Required work: Transcribe every record beneath, precisely as written.

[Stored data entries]
┌──
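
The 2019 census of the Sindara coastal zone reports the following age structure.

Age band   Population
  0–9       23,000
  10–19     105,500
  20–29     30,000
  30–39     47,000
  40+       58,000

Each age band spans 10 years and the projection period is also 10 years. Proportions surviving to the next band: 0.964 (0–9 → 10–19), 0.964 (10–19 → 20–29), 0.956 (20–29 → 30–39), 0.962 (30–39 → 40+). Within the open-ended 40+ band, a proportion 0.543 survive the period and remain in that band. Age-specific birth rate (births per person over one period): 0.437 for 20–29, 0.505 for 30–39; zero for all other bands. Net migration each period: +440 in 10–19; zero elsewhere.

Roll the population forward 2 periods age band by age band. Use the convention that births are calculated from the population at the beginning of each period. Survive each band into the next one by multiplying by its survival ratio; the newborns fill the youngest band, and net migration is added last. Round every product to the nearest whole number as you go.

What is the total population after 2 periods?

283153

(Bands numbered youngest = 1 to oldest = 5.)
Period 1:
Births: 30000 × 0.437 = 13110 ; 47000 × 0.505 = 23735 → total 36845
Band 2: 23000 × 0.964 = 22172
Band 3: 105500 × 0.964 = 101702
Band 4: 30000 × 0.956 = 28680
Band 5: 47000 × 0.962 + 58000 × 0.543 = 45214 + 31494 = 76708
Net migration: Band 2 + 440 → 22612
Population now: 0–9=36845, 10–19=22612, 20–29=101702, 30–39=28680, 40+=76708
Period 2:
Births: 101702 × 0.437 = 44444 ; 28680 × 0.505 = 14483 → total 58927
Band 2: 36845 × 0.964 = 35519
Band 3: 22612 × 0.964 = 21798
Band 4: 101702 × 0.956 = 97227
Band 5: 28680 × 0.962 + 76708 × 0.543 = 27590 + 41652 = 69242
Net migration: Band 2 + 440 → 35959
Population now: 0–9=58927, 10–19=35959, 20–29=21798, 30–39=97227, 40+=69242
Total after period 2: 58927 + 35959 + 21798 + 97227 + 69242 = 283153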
└──
The answer:
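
The 2019 census of the Sindara coastal zone reports the following age structure.

Age band   Population
  0–9       23,000
  10–19     105,500
  20–29     30,000
  30–39     47,000
  40+       58,000

Each age band spans 10 years and the projection period is also 10 years. Proportions surviving to the next band: 0.964 (0–9 → 10–19), 0.964 (10–19 → 20–29), 0.956 (20–29 → 30–39), 0.962 (30–39 → 40+). Within the open-ended 40+ band, a proportion 0.543 survive the period and remain in that band. Age-specific birth rate (births per person over one period): 0.437 for 20–29, 0.505 for 30–39; zero for all other bands. Net migration each period: +440 in 10–19; zero elsewhere.

Roll the population forward 2 periods age band by age band. Use the convention that births are calculated from the population at the beginning of each period. Survive each band into the next one by multiplying by its survival ratio; the newborns fill the youngest band, and net migration is added last. Round every product to the nearest whole number as you go.

What is the total population after 2 periods?

283153

(Bands numbered youngest = 1 to oldest = 5.)
Period 1:
Births: 30000 × 0.437 = 13110 ; 47000 × 0.505 = 23735 → total 36845
Band 2: 23000 × 0.964 = 22172
Band 3: 105500 × 0.964 = 101702
Band 4: 30000 × 0.956 = 28680
Band 5: 47000 × 0.962 + 58000 × 0.543 = 45214 + 31494 = 76708
Net migration: Band 2 + 440 → 22612
Population now: 0–9=36845, 10–19=22612, 20–29=101702, 30–39=28680, 40+=76708
Period 2:
Births: 101702 × 0.437 = 44444 ; 28680 × 0.505 = 14483 → total 58927
Band 2: 36845 × 0.964 = 35519
Band 3: 22612 × 0.964 = 21798
Band 4: 101702 × 0.956 = 97227
Band 5: 28680 × 0.962 + 76708 × 0.543 = 27590 + 41652 = 69242
Net migration: Band 2 + 440 → 35959
Population now: 0–9=58927, 10–19=35959, 20–29=21798, 30–39=97227, 40+=69242
Total after period 2: 58927 + 35959 + 21798 + 97227 + 69242 = 283153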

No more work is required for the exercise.